:: ABOUT THIS TASK ::
Set it all down exactly, every record and every line.
- - - -
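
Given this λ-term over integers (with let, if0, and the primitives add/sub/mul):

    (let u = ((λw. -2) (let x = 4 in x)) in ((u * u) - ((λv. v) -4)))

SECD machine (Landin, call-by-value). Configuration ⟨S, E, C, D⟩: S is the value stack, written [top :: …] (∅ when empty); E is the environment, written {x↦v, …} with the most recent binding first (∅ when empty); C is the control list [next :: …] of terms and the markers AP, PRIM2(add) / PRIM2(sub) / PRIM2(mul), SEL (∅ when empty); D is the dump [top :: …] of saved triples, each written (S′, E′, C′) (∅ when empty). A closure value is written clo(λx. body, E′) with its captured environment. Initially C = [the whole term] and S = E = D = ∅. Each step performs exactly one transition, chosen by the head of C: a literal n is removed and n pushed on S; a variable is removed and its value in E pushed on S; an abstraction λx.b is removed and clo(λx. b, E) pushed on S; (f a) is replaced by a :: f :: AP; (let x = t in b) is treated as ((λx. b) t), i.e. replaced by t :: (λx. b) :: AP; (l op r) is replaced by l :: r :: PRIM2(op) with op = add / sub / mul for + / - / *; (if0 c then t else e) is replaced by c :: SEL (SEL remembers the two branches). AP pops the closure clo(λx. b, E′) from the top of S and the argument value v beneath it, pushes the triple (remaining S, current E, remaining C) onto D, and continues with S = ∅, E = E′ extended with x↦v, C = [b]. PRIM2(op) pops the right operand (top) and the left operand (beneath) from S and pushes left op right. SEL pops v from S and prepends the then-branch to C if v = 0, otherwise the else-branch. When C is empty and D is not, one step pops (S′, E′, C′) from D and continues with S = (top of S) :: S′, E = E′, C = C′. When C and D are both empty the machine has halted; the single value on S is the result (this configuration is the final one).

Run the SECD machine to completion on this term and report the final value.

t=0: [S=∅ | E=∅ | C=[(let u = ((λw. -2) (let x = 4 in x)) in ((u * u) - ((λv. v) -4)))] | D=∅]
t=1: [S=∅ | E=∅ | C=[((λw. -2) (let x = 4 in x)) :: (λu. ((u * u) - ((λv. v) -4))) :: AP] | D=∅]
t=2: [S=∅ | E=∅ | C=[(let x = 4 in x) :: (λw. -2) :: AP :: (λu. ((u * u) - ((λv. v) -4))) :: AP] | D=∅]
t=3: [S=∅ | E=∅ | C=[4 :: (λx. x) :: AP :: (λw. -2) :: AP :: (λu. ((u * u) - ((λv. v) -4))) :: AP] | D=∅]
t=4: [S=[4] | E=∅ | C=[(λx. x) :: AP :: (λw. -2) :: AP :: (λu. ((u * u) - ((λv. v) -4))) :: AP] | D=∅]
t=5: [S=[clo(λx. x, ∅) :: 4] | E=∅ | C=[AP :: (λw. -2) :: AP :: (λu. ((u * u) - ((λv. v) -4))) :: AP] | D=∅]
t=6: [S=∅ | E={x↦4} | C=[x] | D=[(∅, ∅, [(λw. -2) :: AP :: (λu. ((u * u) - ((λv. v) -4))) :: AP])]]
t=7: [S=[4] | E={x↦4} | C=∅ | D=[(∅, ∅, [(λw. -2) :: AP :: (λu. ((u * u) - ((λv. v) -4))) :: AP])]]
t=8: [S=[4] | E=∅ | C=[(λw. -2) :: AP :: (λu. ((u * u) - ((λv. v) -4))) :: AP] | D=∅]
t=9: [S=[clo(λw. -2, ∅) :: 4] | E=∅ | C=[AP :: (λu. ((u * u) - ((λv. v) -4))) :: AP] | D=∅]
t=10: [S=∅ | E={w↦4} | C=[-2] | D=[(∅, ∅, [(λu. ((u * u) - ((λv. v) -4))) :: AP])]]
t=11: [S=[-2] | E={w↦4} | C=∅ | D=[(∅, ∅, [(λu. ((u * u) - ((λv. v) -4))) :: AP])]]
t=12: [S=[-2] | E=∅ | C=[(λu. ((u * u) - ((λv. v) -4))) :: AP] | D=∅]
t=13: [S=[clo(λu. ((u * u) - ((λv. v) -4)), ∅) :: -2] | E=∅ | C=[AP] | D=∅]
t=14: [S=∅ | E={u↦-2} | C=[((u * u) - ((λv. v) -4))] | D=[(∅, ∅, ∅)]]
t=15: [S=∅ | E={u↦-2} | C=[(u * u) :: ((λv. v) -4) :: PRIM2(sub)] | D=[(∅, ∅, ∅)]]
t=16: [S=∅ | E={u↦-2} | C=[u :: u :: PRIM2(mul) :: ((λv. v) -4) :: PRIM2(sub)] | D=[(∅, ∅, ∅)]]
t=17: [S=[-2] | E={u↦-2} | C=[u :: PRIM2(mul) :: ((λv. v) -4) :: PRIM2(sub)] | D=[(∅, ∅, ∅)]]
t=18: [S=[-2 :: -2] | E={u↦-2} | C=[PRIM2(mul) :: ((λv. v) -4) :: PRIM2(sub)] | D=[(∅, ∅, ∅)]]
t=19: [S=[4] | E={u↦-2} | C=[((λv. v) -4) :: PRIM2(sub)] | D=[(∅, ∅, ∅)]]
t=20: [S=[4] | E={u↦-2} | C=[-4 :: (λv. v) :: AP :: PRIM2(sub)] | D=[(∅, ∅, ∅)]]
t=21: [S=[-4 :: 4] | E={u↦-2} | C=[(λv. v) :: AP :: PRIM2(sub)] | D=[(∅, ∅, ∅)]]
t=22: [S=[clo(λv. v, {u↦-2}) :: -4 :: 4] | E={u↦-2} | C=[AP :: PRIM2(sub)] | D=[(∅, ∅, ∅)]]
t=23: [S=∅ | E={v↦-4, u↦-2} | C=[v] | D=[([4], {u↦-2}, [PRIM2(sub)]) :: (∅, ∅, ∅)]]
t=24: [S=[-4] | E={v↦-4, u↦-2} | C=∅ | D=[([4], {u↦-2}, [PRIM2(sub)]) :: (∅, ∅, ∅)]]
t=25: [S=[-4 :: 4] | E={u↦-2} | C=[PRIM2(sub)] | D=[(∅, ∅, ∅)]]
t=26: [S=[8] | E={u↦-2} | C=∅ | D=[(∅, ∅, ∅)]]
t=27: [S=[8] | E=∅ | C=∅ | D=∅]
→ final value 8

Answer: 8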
- - - -
:: PROBLEM SOLUTION ::
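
Given this λ-term over integers (with let, if0, and the primitives add/sub/mul):

    (let u = ((λw. -2) (let x = 4 in x)) in ((u * u) - ((λv. v) -4)))

SECD machine (Landin, call-by-value). Configuration ⟨S, E, C, D⟩: S is the value stack, written [top :: …] (∅ when empty); E is the environment, written {x↦v, …} with the most recent binding first (∅ when empty); C is the control list [next :: …] of terms and the markers AP, PRIM2(add) / PRIM2(sub) / PRIM2(mul), SEL (∅ when empty); D is the dump [top :: …] of saved triples, each written (S′, E′, C′) (∅ when empty). A closure value is written clo(λx. body, E′) with its captured environment. Initially C = [the whole term] and S = E = D = ∅. Each step performs exactly one transition, chosen by the head of C: a literal n is removed and n pushed on S; a variable is removed and its value in E pushed on S; an abstraction λx.b is removed and clo(λx. b, E) pushed on S; (f a) is replaced by a :: f :: AP; (let x = t in b) is treated as ((λx. b) t), i.e. replaced by t :: (λx. b) :: AP; (l op r) is replaced by l :: r :: PRIM2(op) with op = add / sub / mul for + / - / *; (if0 c then t else e) is replaced by c :: SEL (SEL remembers the two branches). AP pops the closure clo(λx. b, E′) from the top of S and the argument value v beneath it, pushes the triple (remaining S, current E, remaining C) onto D, and continues with S = ∅, E = E′ extended with x↦v, C = [b]. PRIM2(op) pops the right operand (top) and the left operand (beneath) from S and pushes left op right. SEL pops v from S and prepends the then-branch to C if v = 0, otherwise the else-branch. When C is empty and D is not, one step pops (S′, E′, C′) from D and continues with S = (top of S) :: S′, E = E′, C = C′. When C and D are both empty the machine has halted; the single value on S is the result (this configuration is the final one).

Run the SECD machine to completion on this term and report the final value.

t=0: [S=∅ | E=∅ | C=[(let u = ((λw. -2) (let x = 4 in x)) in ((u * u) - ((λv. v) -4)))] | D=∅]
t=1: [S=∅ | E=∅ | C=[((λw. -2) (let x = 4 in x)) :: (λu. ((u * u) - ((λv. v) -4))) :: AP] | D=∅]
t=2: [S=∅ | E=∅ | C=[(let x = 4 in x) :: (λw. -2) :: AP :: (λu. ((u * u) - ((λv. v) -4))) :: AP] | D=∅]
t=3: [S=∅ | E=∅ | C=[4 :: (λx. x) :: AP :: (λw. -2) :: AP :: (λu. ((u * u) - ((λv. v) -4))) :: AP] | D=∅]
t=4: [S=[4] | E=∅ | C=[(λx. x) :: AP :: (λw. -2) :: AP :: (λu. ((u * u) - ((λv. v) -4))) :: AP] | D=∅]
t=5: [S=[clo(λx. x, ∅) :: 4] | E=∅ | C=[AP :: (λw. -2) :: AP :: (λu. ((u * u) - ((λv. v) -4))) :: AP] | D=∅]
t=6: [S=∅ | E={x↦4} | C=[x] | D=[(∅, ∅, [(λw. -2) :: AP :: (λu. ((u * u) - ((λv. v) -4))) :: AP])]]
t=7: [S=[4] | E={x↦4} | C=∅ | D=[(∅, ∅, [(λw. -2) :: AP :: (λu. ((u * u) - ((λv. v) -4))) :: AP])]]
t=8: [S=[4] | E=∅ | C=[(λw. -2) :: AP :: (λu. ((u * u) - ((λv. v) -4))) :: AP] | D=∅]
t=9: [S=[clo(λw. -2, ∅) :: 4] | E=∅ | C=[AP :: (λu. ((u * u) - ((λv. v) -4))) :: AP] | D=∅]
t=10: [S=∅ | E={w↦4} | C=[-2] | D=[(∅, ∅, [(λu. ((u * u) - ((λv. v) -4))) :: AP])]]
t=11: [S=[-2] | E={w↦4} | C=∅ | D=[(∅, ∅, [(λu. ((u * u) - ((λv. v) -4))) :: AP])]]
t=12: [S=[-2] | E=∅ | C=[(λu. ((u * u) - ((λv. v) -4))) :: AP] | D=∅]
t=13: [S=[clo(λu. ((u * u) - ((λv. v) -4)), ∅) :: -2] | E=∅ | C=[AP] | D=∅]
t=14: [S=∅ | E={u↦-2} | C=[((u * u) - ((λv. v) -4))] | D=[(∅, ∅, ∅)]]
t=15: [S=∅ | E={u↦-2} | C=[(u * u) :: ((λv. v) -4) :: PRIM2(sub)] | D=[(∅, ∅, ∅)]]
t=16: [S=∅ | E={u↦-2} | C=[u :: u :: PRIM2(mul) :: ((λv. v) -4) :: PRIM2(sub)] | D=[(∅, ∅, ∅)]]
t=17: [S=[-2] | E={u↦-2} | C=[u :: PRIM2(mul) :: ((λv. v) -4) :: PRIM2(sub)] | D=[(∅, ∅, ∅)]]
t=18: [S=[-2 :: -2] | E={u↦-2} | C=[PRIM2(mul) :: ((λv. v) -4) :: PRIM2(sub)] | D=[(∅, ∅, ∅)]]
t=19: [S=[4] | E={u↦-2} | C=[((λv. v) -4) :: PRIM2(sub)] | D=[(∅, ∅, ∅)]]
t=20: [S=[4] | E={u↦-2} | C=[-4 :: (λv. v) :: AP :: PRIM2(sub)] | D=[(∅, ∅, ∅)]]
t=21: [S=[-4 :: 4] | E={u↦-2} | C=[(λv. v) :: AP :: PRIM2(sub)] | D=[(∅, ∅, ∅)]]
t=22: [S=[clo(λv. v, {u↦-2}) :: -4 :: 4] | E={u↦-2} | C=[AP :: PRIM2(sub)] | D=[(∅, ∅, ∅)]]
t=23: [S=∅ | E={v↦-4, u↦-2} | C=[v] | D=[([4], {u↦-2}, [PRIM2(sub)]) :: (∅, ∅, ∅)]]
t=24: [S=[-4] | E={v↦-4, u↦-2} | C=∅ | D=[([4], {u↦-2}, [PRIM2(sub)]) :: (∅, ∅, ∅)]]
t=25: [S=[-4 :: 4] | E={u↦-2} | C=[PRIM2(sub)] | D=[(∅, ∅, ∅)]]
t=26: [S=[8] | E={u↦-2} | C=∅ | D=[(∅, ∅, ∅)]]
t=27: [S=[8] | E=∅ | C=∅ | D=∅]
→ final value 8

Answer: 8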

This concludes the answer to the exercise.